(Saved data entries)

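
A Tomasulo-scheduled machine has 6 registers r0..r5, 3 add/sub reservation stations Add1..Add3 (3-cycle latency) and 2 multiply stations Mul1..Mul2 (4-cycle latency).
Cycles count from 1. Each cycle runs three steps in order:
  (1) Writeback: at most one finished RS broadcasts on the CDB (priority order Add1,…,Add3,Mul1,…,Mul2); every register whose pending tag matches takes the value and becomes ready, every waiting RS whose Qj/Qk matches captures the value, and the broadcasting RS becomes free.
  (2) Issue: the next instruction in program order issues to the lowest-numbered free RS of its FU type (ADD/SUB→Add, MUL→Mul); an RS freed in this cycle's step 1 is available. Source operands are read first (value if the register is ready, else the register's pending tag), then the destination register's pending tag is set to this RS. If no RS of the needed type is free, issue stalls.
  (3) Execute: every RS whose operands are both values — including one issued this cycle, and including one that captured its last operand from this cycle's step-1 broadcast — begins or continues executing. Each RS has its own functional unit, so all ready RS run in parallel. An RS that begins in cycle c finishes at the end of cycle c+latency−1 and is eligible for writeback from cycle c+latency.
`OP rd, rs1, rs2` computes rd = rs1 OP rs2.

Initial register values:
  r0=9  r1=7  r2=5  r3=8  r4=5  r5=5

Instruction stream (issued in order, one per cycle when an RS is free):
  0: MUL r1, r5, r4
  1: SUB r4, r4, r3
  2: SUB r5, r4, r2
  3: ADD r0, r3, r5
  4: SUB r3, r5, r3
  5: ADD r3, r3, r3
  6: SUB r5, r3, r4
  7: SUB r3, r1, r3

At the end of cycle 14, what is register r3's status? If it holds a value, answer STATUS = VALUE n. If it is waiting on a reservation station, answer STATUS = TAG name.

STATUS = TAG Add3

  c1: issue MUL r1<-Mul1  regs: r0:9,r1:Mul1,r2:5,r3:8,r4:5,r5:5
  c2: issue SUB r4<-Add1  regs: r0:9,r1:Mul1,r2:5,r3:8,r4:Add1,r5:5
  c3: issue SUB r5<-Add2  regs: r0:9,r1:Mul1,r2:5,r3:8,r4:Add1,r5:Add2
  c4: issue ADD r0<-Add3  regs: r0:Add3,r1:Mul1,r2:5,r3:8,r4:Add1,r5:Add2
  c5: CDB Add1=-3; issue SUB r3<-Add1  regs: r0:Add3,r1:Mul1,r2:5,r3:Add1,r4:-3,r5:Add2
  c6: CDB Mul1=25; stall  regs: r0:Add3,r1:25,r2:5,r3:Add1,r4:-3,r5:Add2
  c7: stall  regs: r0:Add3,r1:25,r2:5,r3:Add1,r4:-3,r5:Add2
  c8: CDB Add2=-8; issue ADD r3<-Add2  regs: r0:Add3,r1:25,r2:5,r3:Add2,r4:-3,r5:-8
  c9: stall  regs: r0:Add3,r1:25,r2:5,r3:Add2,r4:-3,r5:-8
  c10: stall  regs: r0:Add3,r1:25,r2:5,r3:Add2,r4:-3,r5:-8
  c11: CDB Add1=-16; issue SUB r5<-Add1  regs: r0:Add3,r1:25,r2:5,r3:Add2,r4:-3,r5:Add1
  c12: CDB Add3=0; issue SUB r3<-Add3  regs: r0:0,r1:25,r2:5,r3:Add3,r4:-3,r5:Add1
  c13: -  regs: r0:0,r1:25,r2:5,r3:Add3,r4:-3,r5:Add1
  c14: CDB Add2=-32  regs: r0:0,r1:25,r2:5,r3:Add3,r4:-3,r5:Add1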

WORK ORDER - For every line above that includes the string "issued", copy the line.

SOLUTION TO THIS TASK -
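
  (3) Execute: every RS whose operands are both values — including one issued this cycle, and including one that captured its last operand from this cycle's step-1 broadcast — begins or continues executing. Each RS has its own functional unit, so all ready RS run in parallel. An RS that begins in cycle c finishes at the end of cycle c+latency−1 and is eligible for writeback from cycle c+latency.
Instruction stream (issued in order, one per cycle when an RS is free):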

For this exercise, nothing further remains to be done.